### [DATA SUPPLIED]
□ □ □ □ □

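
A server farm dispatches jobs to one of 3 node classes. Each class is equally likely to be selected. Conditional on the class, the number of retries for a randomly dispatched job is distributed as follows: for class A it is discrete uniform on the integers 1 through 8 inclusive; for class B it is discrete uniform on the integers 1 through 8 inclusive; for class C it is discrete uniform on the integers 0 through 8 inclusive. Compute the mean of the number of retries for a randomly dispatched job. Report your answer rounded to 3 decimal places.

Component means — A: 4.5; B: 4.5; C: 4.
E[X] = 0.333333·4.5 + 0.333333·4.5 + 0.333333·4 = 4.33333.

4.333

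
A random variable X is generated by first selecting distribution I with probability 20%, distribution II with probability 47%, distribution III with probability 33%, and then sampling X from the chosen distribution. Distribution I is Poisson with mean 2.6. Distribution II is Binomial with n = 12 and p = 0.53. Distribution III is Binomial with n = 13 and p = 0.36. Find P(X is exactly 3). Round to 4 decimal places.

0.1115

Conditional on each component, P(X = 3): I: 0.217572; II: 0.0366548; III: 0.153841.
By total probability, P(X = 3) = 0.2·0.217572 + 0.47·0.0366548 + 0.33·0.153841 = 0.11151.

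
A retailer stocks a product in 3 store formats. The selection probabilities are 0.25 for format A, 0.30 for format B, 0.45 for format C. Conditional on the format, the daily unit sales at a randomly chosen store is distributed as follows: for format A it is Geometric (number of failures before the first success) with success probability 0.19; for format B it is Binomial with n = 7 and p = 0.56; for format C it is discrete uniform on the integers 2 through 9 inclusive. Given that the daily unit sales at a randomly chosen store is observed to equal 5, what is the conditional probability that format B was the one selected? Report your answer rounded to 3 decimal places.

0.480

Likelihoods P(X=5 | ·): A: 0.0662489; B: 0.223906; C: 0.125.
Posterior ∝ prior × likelihood. Numerator for B: 0.3·0.223906 = 0.0671717.
Normalizing constant: 0.25·0.0662489 + 0.3·0.223906 + 0.45·0.125 = 0.139984.
P(B | observation) = 0.0671717 / 0.139984 = 0.479853.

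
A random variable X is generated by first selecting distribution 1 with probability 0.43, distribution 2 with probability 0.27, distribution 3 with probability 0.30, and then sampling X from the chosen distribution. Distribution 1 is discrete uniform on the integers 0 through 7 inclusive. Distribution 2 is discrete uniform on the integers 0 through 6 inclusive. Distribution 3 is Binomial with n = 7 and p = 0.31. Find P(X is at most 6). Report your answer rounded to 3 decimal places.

0.946

Conditional on each component, P(X ≤ 6): 1: 0.875; 2: 1; 3: 0.999725.
By total probability, P(X ≤ 6) = 0.43·0.875 + 0.27·1 + 0.3·0.999725 = 0.946167.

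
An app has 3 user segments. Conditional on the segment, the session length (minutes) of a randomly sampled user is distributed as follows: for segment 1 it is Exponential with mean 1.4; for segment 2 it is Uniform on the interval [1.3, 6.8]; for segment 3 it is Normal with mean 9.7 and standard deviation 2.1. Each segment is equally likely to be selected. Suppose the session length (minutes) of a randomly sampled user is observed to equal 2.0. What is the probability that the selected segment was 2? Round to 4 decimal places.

Likelihoods f(2.0 | ·): 1: 0.171179; 2: 0.181818; 3: 0.0002287.
Posterior ∝ prior × likelihood. Numerator for 2: 0.333333·0.181818 = 0.0606061.
Normalizing constant: 0.333333·0.171179 + 0.333333·0.181818 + 0.333333·0.0002287 = 0.117742.
P(2 | observation) = 0.0606061 / 0.117742 = 0.514736.

0.5147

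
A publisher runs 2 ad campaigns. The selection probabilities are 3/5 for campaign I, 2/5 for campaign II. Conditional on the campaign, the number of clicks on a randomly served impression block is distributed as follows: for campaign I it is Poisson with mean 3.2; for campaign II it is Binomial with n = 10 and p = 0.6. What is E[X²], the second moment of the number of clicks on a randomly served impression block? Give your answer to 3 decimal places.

For each component E[X²] = Var + (mean)², giving I: 13.44; II: 38.4.
Overall E[X²] = 0.6·13.44 + 0.4·38.4 = 23.424.

23.424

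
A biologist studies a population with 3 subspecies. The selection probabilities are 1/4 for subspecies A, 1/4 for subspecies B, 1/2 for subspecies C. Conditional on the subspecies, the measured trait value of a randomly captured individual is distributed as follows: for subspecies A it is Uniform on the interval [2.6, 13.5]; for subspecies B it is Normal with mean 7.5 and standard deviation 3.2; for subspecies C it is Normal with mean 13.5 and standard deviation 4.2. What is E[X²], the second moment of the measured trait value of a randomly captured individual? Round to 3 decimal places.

For each component E[X²] = Var + (mean)², giving A: 74.7033; B: 66.49; C: 199.89.
Overall E[X²] = 0.25·74.7033 + 0.25·66.49 + 0.5·199.89 = 135.243.

135.243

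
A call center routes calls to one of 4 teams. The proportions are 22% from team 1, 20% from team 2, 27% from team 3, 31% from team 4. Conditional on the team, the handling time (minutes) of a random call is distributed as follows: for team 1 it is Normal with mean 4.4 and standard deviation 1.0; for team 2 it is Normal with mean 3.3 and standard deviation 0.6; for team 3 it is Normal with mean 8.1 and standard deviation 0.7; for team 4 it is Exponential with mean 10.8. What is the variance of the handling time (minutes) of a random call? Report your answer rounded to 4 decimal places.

45.5844

Per component, 1: μ=4.4, E[X²]=20.36; 2: μ=3.3, E[X²]=11.25; 3: μ=8.1, E[X²]=66.1; 4: μ=10.8, E[X²]=233.28.
E[X] = 0.22·4.4 + 0.2·3.3 + 0.27·8.1 + 0.31·10.8 = 7.163.
E[X²] = 0.22·20.36 + 0.2·11.25 + 0.27·66.1 + 0.31·233.28 = 96.893.
Var(X) = E[X²] − (E[X])² = 96.893 − 51.3086 = 45.5844.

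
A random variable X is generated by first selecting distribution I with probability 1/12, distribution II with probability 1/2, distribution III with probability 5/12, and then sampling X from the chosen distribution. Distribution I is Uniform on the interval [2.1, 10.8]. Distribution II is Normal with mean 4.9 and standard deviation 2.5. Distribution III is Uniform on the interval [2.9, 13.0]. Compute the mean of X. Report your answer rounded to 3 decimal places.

Component means — I: 6.45; II: 4.9; III: 7.95.
E[X] = 0.0833333·6.45 + 0.5·4.9 + 0.416667·7.95 = 6.3.

6.300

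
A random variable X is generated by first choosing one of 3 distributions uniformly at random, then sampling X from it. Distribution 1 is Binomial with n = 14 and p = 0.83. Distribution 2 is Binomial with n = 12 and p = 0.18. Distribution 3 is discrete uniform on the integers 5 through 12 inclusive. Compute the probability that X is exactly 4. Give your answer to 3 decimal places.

Conditional on each component, P(X = 4): 1: 9.57714e-06; 2: 0.10622; 3: 0.
By total probability, P(X = 4) = 0.333333·9.57714e-06 + 0.333333·0.10622 + 0.333333·0 = 0.0354098.

0.035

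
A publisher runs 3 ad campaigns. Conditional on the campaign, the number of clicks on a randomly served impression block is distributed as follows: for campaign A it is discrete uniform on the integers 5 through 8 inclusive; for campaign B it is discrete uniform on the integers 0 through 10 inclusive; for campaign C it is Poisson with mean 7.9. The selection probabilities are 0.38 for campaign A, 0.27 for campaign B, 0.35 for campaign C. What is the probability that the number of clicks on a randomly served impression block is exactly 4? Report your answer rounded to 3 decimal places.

Conditional on each campaign, P(X = 4): A: 0; B: 0.0909091; C: 0.0601687.
By total probability, P(X = 4) = 0.38·0 + 0.27·0.0909091 + 0.35·0.0601687 = 0.0456045.

0.046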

□ □ □ □ □

A precise copy of all the records is needed.

### [WRITTEN RESPONSE]
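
A server farm dispatches jobs to one of 3 node classes. Each class is equally likely to be selected. Conditional on the class, the number of retries for a randomly dispatched job is distributed as follows: for class A it is discrete uniform on the integers 1 through 8 inclusive; for class B it is discrete uniform on the integers 1 through 8 inclusive; for class C it is discrete uniform on the integers 0 through 8 inclusive. Compute the mean of the number of retries for a randomly dispatched job. Report your answer rounded to 3 decimal places.

Component means — A: 4.5; B: 4.5; C: 4.
E[X] = 0.333333·4.5 + 0.333333·4.5 + 0.333333·4 = 4.33333.

4.333

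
A random variable X is generated by first selecting distribution I with probability 20%, distribution II with probability 47%, distribution III with probability 33%, and then sampling X from the chosen distribution. Distribution I is Poisson with mean 2.6. Distribution II is Binomial with n = 12 and p = 0.53. Distribution III is Binomial with n = 13 and p = 0.36. Find P(X is exactly 3). Round to 4 decimal places.

0.1115

Conditional on each component, P(X = 3): I: 0.217572; II: 0.0366548; III: 0.153841.
By total probability, P(X = 3) = 0.2·0.217572 + 0.47·0.0366548 + 0.33·0.153841 = 0.11151.

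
A retailer stocks a product in 3 store formats. The selection probabilities are 0.25 for format A, 0.30 for format B, 0.45 for format C. Conditional on the format, the daily unit sales at a randomly chosen store is distributed as follows: for format A it is Geometric (number of failures before the first success) with success probability 0.19; for format B it is Binomial with n = 7 and p = 0.56; for format C it is discrete uniform on the integers 2 through 9 inclusive. Given that the daily unit sales at a randomly chosen store is observed to equal 5, what is the conditional probability that format B was the one selected? Report your answer rounded to 3 decimal places.

0.480

Likelihoods P(X=5 | ·): A: 0.0662489; B: 0.223906; C: 0.125.
Posterior ∝ prior × likelihood. Numerator for B: 0.3·0.223906 = 0.0671717.
Normalizing constant: 0.25·0.0662489 + 0.3·0.223906 + 0.45·0.125 = 0.139984.
P(B | observation) = 0.0671717 / 0.139984 = 0.479853.

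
A random variable X is generated by first selecting distribution 1 with probability 0.43, distribution 2 with probability 0.27, distribution 3 with probability 0.30, and then sampling X from the chosen distribution. Distribution 1 is discrete uniform on the integers 0 through 7 inclusive. Distribution 2 is discrete uniform on the integers 0 through 6 inclusive. Distribution 3 is Binomial with n = 7 and p = 0.31. Find P(X is at most 6). Report your answer rounded to 3 decimal places.

0.946

Conditional on each component, P(X ≤ 6): 1: 0.875; 2: 1; 3: 0.999725.
By total probability, P(X ≤ 6) = 0.43·0.875 + 0.27·1 + 0.3·0.999725 = 0.946167.

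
An app has 3 user segments. Conditional on the segment, the session length (minutes) of a randomly sampled user is distributed as follows: for segment 1 it is Exponential with mean 1.4; for segment 2 it is Uniform on the interval [1.3, 6.8]; for segment 3 it is Normal with mean 9.7 and standard deviation 2.1. Each segment is equally likely to be selected. Suppose the session length (minutes) of a randomly sampled user is observed to equal 2.0. What is the probability that the selected segment was 2? Round to 4 decimal places.

Likelihoods f(2.0 | ·): 1: 0.171179; 2: 0.181818; 3: 0.0002287.
Posterior ∝ prior × likelihood. Numerator for 2: 0.333333·0.181818 = 0.0606061.
Normalizing constant: 0.333333·0.171179 + 0.333333·0.181818 + 0.333333·0.0002287 = 0.117742.
P(2 | observation) = 0.0606061 / 0.117742 = 0.514736.

0.5147

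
A publisher runs 2 ad campaigns. The selection probabilities are 3/5 for campaign I, 2/5 for campaign II. Conditional on the campaign, the number of clicks on a randomly served impression block is distributed as follows: for campaign I it is Poisson with mean 3.2; for campaign II it is Binomial with n = 10 and p = 0.6. What is E[X²], the second moment of the number of clicks on a randomly served impression block? Give your answer to 3 decimal places.

For each component E[X²] = Var + (mean)², giving I: 13.44; II: 38.4.
Overall E[X²] = 0.6·13.44 + 0.4·38.4 = 23.424.

23.424

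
A biologist studies a population with 3 subspecies. The selection probabilities are 1/4 for subspecies A, 1/4 for subspecies B, 1/2 for subspecies C. Conditional on the subspecies, the measured trait value of a randomly captured individual is distributed as follows: for subspecies A it is Uniform on the interval [2.6, 13.5]; for subspecies B it is Normal with mean 7.5 and standard deviation 3.2; for subspecies C it is Normal with mean 13.5 and standard deviation 4.2. What is E[X²], the second moment of the measured trait value of a randomly captured individual? Round to 3 decimal places.

For each component E[X²] = Var + (mean)², giving A: 74.7033; B: 66.49; C: 199.89.
Overall E[X²] = 0.25·74.7033 + 0.25·66.49 + 0.5·199.89 = 135.243.

135.243

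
A call center routes calls to one of 4 teams. The proportions are 22% from team 1, 20% from team 2, 27% from team 3, 31% from team 4. Conditional on the team, the handling time (minutes) of a random call is distributed as follows: for team 1 it is Normal with mean 4.4 and standard deviation 1.0; for team 2 it is Normal with mean 3.3 and standard deviation 0.6; for team 3 it is Normal with mean 8.1 and standard deviation 0.7; for team 4 it is Exponential with mean 10.8. What is the variance of the handling time (minutes) of a random call? Report your answer rounded to 4 decimal places.

45.5844

Per component, 1: μ=4.4, E[X²]=20.36; 2: μ=3.3, E[X²]=11.25; 3: μ=8.1, E[X²]=66.1; 4: μ=10.8, E[X²]=233.28.
E[X] = 0.22·4.4 + 0.2·3.3 + 0.27·8.1 + 0.31·10.8 = 7.163.
E[X²] = 0.22·20.36 + 0.2·11.25 + 0.27·66.1 + 0.31·233.28 = 96.893.
Var(X) = E[X²] − (E[X])² = 96.893 − 51.3086 = 45.5844.

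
A random variable X is generated by first selecting distribution I with probability 1/12, distribution II with probability 1/2, distribution III with probability 5/12, and then sampling X from the chosen distribution. Distribution I is Uniform on the interval [2.1, 10.8]. Distribution II is Normal with mean 4.9 and standard deviation 2.5. Distribution III is Uniform on the interval [2.9, 13.0]. Compute the mean of X. Report your answer rounded to 3 decimal places.

Component means — I: 6.45; II: 4.9; III: 7.95.
E[X] = 0.0833333·6.45 + 0.5·4.9 + 0.416667·7.95 = 6.3.

6.300

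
A random variable X is generated by first choosing one of 3 distributions uniformly at random, then sampling X from it. Distribution 1 is Binomial with n = 14 and p = 0.83. Distribution 2 is Binomial with n = 12 and p = 0.18. Distribution 3 is discrete uniform on the integers 5 through 12 inclusive. Compute the probability that X is exactly 4. Give your answer to 3 decimal places.

Conditional on each component, P(X = 4): 1: 9.57714e-06; 2: 0.10622; 3: 0.
By total probability, P(X = 4) = 0.333333·9.57714e-06 + 0.333333·0.10622 + 0.333333·0 = 0.0354098.

0.035

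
A publisher runs 3 ad campaigns. Conditional on the campaign, the number of clicks on a randomly served impression block is distributed as follows: for campaign A it is discrete uniform on the integers 5 through 8 inclusive; for campaign B it is discrete uniform on the integers 0 through 10 inclusive; for campaign C it is Poisson with mean 7.9. The selection probabilities are 0.38 for campaign A, 0.27 for campaign B, 0.35 for campaign C. What is the probability that the number of clicks on a randomly served impression block is exactly 4? Report your answer rounded to 3 decimal places.

Conditional on each campaign, P(X = 4): A: 0; B: 0.0909091; C: 0.0601687.
By total probability, P(X = 4) = 0.38·0 + 0.27·0.0909091 + 0.35·0.0601687 = 0.0456045.

0.046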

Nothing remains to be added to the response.